(INFORMATION PROVIDED)
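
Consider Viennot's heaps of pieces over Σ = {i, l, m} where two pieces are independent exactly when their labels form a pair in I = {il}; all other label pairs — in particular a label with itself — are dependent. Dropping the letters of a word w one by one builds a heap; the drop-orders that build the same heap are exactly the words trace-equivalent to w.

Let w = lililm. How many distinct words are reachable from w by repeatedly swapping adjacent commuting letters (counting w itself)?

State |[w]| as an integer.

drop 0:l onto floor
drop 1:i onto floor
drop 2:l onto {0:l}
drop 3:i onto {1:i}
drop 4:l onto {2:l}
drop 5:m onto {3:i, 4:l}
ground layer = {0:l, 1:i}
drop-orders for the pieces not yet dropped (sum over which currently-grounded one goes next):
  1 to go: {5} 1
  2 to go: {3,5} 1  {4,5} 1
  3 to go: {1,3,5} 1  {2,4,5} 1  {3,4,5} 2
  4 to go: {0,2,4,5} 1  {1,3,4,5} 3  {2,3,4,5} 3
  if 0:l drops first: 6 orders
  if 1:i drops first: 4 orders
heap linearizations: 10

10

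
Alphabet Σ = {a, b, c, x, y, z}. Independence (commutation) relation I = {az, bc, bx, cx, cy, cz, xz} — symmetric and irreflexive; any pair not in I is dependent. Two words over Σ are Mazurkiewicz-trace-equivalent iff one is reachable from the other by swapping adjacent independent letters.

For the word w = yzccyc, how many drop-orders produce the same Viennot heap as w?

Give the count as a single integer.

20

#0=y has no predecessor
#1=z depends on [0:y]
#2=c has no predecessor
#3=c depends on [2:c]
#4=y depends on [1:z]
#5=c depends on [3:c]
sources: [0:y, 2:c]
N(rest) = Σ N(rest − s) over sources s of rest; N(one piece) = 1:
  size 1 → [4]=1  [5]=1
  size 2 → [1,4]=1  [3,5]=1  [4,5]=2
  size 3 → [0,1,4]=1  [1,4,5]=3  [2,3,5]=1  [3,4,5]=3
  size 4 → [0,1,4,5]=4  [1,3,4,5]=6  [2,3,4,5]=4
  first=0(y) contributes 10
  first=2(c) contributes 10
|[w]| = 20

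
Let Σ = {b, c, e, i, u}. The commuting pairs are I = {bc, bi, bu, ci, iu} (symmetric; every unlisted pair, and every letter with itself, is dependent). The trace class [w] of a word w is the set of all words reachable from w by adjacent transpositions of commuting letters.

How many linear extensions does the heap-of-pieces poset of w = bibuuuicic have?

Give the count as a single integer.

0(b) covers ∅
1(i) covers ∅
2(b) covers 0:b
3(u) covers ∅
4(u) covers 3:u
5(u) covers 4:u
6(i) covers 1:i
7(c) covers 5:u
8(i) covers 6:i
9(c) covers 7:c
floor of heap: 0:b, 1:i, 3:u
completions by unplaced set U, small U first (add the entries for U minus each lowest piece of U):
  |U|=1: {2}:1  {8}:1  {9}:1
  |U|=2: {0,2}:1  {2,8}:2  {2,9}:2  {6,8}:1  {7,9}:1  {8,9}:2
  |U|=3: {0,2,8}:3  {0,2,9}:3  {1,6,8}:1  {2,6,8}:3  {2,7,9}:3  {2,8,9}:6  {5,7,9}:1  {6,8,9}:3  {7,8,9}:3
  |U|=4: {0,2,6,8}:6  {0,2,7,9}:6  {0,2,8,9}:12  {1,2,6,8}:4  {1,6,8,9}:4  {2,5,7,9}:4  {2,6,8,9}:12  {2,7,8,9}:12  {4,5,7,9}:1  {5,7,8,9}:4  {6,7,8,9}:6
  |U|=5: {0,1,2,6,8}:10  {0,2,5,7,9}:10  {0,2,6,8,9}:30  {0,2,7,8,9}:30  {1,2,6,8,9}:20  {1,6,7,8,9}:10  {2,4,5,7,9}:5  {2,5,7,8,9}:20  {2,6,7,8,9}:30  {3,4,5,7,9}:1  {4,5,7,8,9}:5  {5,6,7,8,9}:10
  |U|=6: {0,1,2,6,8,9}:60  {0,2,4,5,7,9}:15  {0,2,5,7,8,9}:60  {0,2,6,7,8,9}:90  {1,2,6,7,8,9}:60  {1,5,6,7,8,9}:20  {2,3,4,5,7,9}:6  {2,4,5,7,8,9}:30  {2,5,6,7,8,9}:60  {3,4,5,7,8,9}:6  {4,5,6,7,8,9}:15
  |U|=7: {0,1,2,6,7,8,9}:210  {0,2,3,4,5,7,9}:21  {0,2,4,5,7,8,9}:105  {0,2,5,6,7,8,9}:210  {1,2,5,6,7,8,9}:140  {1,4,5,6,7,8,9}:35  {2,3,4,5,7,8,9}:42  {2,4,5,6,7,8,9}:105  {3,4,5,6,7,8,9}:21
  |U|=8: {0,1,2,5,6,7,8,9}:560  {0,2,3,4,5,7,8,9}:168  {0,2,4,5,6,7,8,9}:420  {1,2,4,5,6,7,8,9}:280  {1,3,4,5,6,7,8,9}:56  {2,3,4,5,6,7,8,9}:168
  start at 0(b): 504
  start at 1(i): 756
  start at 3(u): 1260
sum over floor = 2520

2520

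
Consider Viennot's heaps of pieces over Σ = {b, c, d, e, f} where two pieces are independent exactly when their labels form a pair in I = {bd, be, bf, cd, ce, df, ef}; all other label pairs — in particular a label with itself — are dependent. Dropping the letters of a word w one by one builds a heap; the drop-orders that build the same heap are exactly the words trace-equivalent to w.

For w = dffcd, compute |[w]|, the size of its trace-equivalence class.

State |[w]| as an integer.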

==

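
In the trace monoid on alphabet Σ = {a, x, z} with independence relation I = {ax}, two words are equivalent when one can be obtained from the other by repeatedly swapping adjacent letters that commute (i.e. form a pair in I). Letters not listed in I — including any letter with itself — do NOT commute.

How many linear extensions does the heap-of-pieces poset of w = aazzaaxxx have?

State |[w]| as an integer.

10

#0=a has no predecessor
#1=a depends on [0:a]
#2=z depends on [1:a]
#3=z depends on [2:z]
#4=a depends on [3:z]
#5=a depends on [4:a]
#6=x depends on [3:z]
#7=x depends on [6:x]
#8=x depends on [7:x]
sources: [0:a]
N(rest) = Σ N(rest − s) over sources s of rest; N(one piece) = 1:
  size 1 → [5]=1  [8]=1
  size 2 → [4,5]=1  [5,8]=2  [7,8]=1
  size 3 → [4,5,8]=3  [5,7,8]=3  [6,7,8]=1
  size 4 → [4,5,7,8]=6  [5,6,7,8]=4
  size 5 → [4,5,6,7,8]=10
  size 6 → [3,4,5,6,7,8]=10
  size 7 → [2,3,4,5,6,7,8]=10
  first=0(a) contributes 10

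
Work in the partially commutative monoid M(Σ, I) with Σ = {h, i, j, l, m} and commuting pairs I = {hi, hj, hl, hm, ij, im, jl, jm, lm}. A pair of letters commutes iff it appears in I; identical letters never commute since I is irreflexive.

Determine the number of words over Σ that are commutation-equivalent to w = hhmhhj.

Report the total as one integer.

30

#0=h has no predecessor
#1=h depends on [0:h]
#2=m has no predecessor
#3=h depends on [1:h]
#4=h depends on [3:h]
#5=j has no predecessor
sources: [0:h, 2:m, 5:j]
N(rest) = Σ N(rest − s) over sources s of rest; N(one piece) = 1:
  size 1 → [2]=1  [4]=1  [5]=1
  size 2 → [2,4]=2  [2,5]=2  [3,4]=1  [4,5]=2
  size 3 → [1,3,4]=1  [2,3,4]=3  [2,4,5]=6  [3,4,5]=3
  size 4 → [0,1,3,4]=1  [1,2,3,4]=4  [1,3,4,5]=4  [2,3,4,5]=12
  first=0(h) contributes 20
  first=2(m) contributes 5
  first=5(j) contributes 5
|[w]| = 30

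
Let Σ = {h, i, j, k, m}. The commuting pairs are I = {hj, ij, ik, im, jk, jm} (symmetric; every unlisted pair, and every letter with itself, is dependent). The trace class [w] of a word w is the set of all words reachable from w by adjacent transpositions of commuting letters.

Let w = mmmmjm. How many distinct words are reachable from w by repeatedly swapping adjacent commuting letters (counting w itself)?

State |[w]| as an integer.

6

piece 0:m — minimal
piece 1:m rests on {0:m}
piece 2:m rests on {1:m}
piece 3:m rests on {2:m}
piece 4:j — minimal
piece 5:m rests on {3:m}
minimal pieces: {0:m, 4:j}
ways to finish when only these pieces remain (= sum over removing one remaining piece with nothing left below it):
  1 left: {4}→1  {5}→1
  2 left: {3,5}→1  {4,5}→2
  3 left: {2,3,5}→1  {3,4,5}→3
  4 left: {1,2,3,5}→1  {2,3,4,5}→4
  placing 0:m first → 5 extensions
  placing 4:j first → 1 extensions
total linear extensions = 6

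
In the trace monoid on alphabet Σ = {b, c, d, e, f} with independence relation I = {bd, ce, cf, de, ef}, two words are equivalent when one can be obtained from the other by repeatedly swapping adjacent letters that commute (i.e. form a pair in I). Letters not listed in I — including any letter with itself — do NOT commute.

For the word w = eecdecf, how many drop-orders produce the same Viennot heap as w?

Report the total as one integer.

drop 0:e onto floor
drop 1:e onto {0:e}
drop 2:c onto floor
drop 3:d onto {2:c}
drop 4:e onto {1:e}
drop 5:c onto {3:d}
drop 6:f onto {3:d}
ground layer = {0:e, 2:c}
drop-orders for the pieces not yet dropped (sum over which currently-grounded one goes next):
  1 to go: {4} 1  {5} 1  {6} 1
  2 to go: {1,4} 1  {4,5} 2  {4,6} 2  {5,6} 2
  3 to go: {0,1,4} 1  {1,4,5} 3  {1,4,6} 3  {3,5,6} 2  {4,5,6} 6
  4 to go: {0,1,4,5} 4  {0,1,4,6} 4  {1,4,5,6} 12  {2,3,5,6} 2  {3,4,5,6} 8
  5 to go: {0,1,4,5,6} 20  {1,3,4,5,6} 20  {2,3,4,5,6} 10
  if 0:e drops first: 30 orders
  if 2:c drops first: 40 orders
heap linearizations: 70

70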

(WORK TASK) Your answer should be a single number: the count of lines in the entries that hold the string "distinct".

(TASK RESULT) 2